TASK INSTRUCTIONS: Find the lines of the data below that include "flatten". Report their number only.

EXERCISE INPUTS:
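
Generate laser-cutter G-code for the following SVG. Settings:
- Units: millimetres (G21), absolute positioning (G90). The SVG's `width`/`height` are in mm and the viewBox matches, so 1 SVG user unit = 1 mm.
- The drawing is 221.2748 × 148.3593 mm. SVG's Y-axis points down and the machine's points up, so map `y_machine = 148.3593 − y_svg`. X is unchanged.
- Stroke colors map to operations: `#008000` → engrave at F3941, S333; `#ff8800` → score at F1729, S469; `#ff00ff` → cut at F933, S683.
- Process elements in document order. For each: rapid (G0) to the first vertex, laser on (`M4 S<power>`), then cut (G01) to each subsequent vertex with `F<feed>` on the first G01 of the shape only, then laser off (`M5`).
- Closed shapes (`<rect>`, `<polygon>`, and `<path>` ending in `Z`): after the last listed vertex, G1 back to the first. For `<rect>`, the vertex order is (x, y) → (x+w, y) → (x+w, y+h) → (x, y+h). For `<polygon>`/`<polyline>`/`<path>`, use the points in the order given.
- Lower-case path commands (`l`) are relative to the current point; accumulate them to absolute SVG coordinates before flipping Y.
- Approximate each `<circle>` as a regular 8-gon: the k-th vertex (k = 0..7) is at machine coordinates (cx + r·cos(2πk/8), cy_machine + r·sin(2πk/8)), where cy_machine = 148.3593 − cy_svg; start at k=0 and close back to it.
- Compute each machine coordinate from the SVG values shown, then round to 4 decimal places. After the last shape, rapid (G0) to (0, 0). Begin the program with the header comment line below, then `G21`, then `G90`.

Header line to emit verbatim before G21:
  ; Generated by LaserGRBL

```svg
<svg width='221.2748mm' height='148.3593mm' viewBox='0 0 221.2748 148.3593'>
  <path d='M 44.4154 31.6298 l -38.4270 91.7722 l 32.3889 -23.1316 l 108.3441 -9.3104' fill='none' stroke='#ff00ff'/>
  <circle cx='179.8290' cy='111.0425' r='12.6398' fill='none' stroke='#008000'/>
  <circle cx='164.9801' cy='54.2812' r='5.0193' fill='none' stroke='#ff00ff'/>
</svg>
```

; Generated by LaserGRBL
G21
G90
G0 X44.4154 Y116.7295
M4 S683
G01 X5.9884 Y24.9573 F933
G01 X38.3773 Y48.0889
G01 X146.7214 Y57.3993
M5
G0 X192.4688 Y37.3168
M4 S333
G01 X188.7667 Y46.2545 F3941
G01 X179.8290 Y49.9566
G01 X170.8913 Y46.2545
G01 X167.1892 Y37.3168
G01 X170.8913 Y28.3791
G01 X179.8290 Y24.6770
G01 X188.7667 Y28.3791
G01 X192.4688 Y37.3168
M5
G0 X169.9994 Y94.0781
M4 S683
G01 X168.5293 Y97.6273 F933
G01 X164.9801 Y99.0974
G01 X161.4309 Y97.6273
G01 X159.9608 Y94.0781
G01 X161.4309 Y90.5289
G01 X164.9801 Y89.0588
G01 X168.5293 Y90.5289
G01 X169.9994 Y94.0781
M5
G0 X0.0000 Y0.0000

viewBox `0 0 221.2748 148.3593` with mm width/height → 1 unit = 1 mm. Flip: y_m = 148.3593 − y_svg.

**Shape 1** — `<path>` open polyline, stroke `#ff00ff` → cut (S683, F933). Machine vertices: (44.4154,116.7295) → (5.9884,24.9573) → (38.3773,48.0889) → (146.7214,57.3993). Open path.

**Shape 2** — `<circle>` circle, stroke `#008000` → engrave (S333, F3941). Machine vertices: (192.4688,37.3168) → (188.7667,46.2545) → (179.8290,49.9566) → (170.8913,46.2545) → (167.1892,37.3168) → (170.8913,28.3791) → (179.8290,24.6770) → (188.7667,28.3791) → (192.4688,37.3168). Closed: final G1 returns to the first vertex.

**Shape 3** — `<circle>` circle, stroke `#ff00ff` → cut (S683, F933). Machine vertices: (169.9994,94.0781) → (168.5293,97.6273) → (164.9801,99.0974) → (161.4309,97.6273) → (159.9608,94.0781) → (161.4309,90.5289) → (164.9801,89.0588) → (168.5293,90.5289) → (169.9994,94.0781). Closed: final G1 returns to the first vertex.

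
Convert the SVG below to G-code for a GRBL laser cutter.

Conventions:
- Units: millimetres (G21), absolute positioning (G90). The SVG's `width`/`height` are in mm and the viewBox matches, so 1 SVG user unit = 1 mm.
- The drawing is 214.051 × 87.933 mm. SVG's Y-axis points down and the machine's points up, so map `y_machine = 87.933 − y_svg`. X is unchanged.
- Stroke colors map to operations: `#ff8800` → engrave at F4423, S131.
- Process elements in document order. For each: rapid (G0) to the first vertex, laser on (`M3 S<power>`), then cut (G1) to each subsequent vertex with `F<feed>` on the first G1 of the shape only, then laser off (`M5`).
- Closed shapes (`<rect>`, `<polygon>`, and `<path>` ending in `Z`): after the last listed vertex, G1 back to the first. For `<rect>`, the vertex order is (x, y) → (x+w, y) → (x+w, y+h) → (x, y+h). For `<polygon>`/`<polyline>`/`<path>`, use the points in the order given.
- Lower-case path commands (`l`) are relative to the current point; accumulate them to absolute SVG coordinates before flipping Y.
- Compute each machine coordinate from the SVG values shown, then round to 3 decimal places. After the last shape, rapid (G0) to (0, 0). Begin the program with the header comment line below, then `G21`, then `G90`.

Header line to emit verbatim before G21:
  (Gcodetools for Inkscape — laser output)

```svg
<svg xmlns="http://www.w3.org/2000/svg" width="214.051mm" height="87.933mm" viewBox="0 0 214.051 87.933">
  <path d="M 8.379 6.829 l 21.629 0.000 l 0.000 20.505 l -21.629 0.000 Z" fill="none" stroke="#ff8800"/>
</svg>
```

viewBox `0 0 214.051 87.933` with mm width/height → 1 unit = 1 mm. Flip: y_m = 87.933 − y_svg.

**Shape 1** — `<path>` rectangle, stroke `#ff8800` → engrave (S131, F4423). Machine vertices: (8.379,81.104) → (30.008,81.104) → (30.008,60.599) → (8.379,60.599) → (8.379,81.104). Closed: final G1 returns to the first vertex.

(Gcodetools for Inkscape — laser output)
G21
G90
G0 X8.379 Y81.104
M3 S131
G1 X30.008 Y81.104 F4423
G1 X30.008 Y60.599
G1 X8.379 Y60.599
G1 X8.379 Y81.104
M5
G0 X0.000 Y0.000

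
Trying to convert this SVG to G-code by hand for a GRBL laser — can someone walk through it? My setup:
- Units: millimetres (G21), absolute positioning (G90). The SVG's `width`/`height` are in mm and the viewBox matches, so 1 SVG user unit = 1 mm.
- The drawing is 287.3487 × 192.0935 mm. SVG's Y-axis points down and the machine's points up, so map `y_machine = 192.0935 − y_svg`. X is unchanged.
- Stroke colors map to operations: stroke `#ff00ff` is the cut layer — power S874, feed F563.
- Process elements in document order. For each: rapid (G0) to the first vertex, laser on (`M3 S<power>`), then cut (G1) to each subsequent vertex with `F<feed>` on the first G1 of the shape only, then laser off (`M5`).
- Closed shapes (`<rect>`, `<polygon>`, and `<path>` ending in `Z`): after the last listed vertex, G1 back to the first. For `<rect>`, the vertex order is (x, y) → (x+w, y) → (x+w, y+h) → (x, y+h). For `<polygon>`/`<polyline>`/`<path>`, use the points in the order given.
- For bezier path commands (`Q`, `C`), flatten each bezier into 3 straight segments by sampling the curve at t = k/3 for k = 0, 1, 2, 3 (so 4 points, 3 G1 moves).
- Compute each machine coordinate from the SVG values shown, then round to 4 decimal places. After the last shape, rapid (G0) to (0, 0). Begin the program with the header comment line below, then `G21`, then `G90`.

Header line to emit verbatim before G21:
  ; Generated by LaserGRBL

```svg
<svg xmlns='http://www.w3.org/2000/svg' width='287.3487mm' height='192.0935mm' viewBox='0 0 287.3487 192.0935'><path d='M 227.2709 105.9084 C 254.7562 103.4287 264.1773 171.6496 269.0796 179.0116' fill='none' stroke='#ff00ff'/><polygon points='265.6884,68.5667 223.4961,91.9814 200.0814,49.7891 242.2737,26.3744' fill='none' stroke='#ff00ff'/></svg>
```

1 u = 1 mm; y_m = 192.0935 − y.

[1] `<path>` cubic bezier, #ff00ff→cut S874 F563: (227.2709,86.1851) → (249.2365,69.9705) → (262.1694,35.8576) → (269.0796,13.0819)

[2] `<polygon>` regular polygon, #ff00ff→cut S874 F563: (265.6884,123.5268) → (223.4961,100.1121) → (200.0814,142.3044) → (242.2737,165.7191) → (265.6884,123.5268) (closed)

; Generated by LaserGRBL
G21
G90
G0 X227.2709 Y86.1851
M3 S874
G1 X249.2365 Y69.9705 F563
G1 X262.1694 Y35.8576
G1 X269.0796 Y13.0819
M5
G0 X265.6884 Y123.5268
M3 S874
G1 X223.4961 Y100.1121 F563
G1 X200.0814 Y142.3044
G1 X242.2737 Y165.7191
G1 X265.6884 Y123.5268
M5
G0 X0.0000 Y0.0000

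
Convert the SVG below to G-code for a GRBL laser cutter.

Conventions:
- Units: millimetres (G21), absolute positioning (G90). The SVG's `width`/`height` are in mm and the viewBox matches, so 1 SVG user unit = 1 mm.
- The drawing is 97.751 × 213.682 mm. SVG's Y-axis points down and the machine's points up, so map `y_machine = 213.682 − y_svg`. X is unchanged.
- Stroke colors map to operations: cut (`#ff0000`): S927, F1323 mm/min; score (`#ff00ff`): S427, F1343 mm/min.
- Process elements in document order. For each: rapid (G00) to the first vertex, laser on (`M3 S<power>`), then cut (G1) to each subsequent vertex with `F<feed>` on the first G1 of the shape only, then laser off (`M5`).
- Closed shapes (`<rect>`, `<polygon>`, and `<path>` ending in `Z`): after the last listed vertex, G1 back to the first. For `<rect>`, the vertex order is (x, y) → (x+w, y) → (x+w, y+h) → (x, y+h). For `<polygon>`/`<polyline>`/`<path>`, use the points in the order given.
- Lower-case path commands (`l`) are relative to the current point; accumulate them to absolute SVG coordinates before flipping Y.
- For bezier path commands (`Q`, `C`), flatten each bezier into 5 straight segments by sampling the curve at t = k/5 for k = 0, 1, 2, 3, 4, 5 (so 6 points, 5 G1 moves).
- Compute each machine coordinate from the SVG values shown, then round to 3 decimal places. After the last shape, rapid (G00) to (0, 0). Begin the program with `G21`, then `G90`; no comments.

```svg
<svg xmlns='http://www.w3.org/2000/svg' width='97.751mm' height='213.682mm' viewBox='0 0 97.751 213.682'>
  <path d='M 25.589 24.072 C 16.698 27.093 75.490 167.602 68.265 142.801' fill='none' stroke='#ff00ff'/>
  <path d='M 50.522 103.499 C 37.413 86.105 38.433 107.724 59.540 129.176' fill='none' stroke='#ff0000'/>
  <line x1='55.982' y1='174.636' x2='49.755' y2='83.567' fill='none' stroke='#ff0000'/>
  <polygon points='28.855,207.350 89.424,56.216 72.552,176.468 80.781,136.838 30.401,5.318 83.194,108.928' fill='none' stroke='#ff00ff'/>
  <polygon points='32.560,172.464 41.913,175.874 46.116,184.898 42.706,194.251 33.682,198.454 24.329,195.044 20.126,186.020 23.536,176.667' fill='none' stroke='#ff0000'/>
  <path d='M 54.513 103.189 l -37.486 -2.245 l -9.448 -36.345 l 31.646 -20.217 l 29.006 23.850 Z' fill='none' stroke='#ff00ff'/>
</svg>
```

1 u = 1 mm; y_m = 213.682 − y.

[1] `<path>` cubic bezier, #ff00ff→score S427 F1343: (25.589,189.610) → (27.307,173.721) → (38.851,139.370) → (53.804,101.090) → (65.748,73.415) → (68.265,70.881)

[2] `<path>` cubic bezier, #ff0000→cut S927 F1323: (50.522,110.183) → (44.400,116.251) → (41.954,114.837) → (43.472,107.821) → (49.239,97.084) → (59.540,84.506)

[3] `<line>` line segment, #ff0000→cut S927 F1323: (55.982,39.046) → (49.755,130.115)

[4] `<polygon>` closed polygon, #ff00ff→score S427 F1343: (28.855,6.332) → (89.424,157.466) → (72.552,37.214) → (80.781,76.844) → (30.401,208.364) → (83.194,104.754) → (28.855,6.332) (closed)

[5] `<polygon>` regular polygon, #ff0000→cut S927 F1323: (32.560,41.218) → (41.913,37.808) → (46.116,28.784) → (42.706,19.431) → (33.682,15.228) → (24.329,18.638) → (20.126,27.662) → (23.536,37.015) → (32.560,41.218) (closed)

[6] `<path>` regular polygon, #ff00ff→score S427 F1343: (54.513,110.493) → (17.027,112.738) → (7.579,149.083) → (39.225,169.300) → (68.231,145.450) → (54.513,110.493) (closed)

G21
G90
G00 X25.589 Y189.610
M3 S427
G1 X27.307 Y173.721 F1343
G1 X38.851 Y139.370
G1 X53.804 Y101.090
G1 X65.748 Y73.415
G1 X68.265 Y70.881
M5
G00 X50.522 Y110.183
M3 S927
G1 X44.400 Y116.251 F1323
G1 X41.954 Y114.837
G1 X43.472 Y107.821
G1 X49.239 Y97.084
G1 X59.540 Y84.506
M5
G00 X55.982 Y39.046
M3 S927
G1 X49.755 Y130.115 F1323
M5
G00 X28.855 Y6.332
M3 S427
G1 X89.424 Y157.466 F1343
G1 X72.552 Y37.214
G1 X80.781 Y76.844
G1 X30.401 Y208.364
G1 X83.194 Y104.754
G1 X28.855 Y6.332
M5
G00 X32.560 Y41.218
M3 S927
G1 X41.913 Y37.808 F1323
G1 X46.116 Y28.784
G1 X42.706 Y19.431
G1 X33.682 Y15.228
G1 X24.329 Y18.638
G1 X20.126 Y27.662
G1 X23.536 Y37.015
G1 X32.560 Y41.218
M5
G00 X54.513 Y110.493
M3 S427
G1 X17.027 Y112.738 F1343
G1 X7.579 Y149.083
G1 X39.225 Y169.300
G1 X68.231 Y145.450
G1 X54.513 Y110.493
M5
G00 X0.000 Y0.000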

YOUR SOLUTION: 2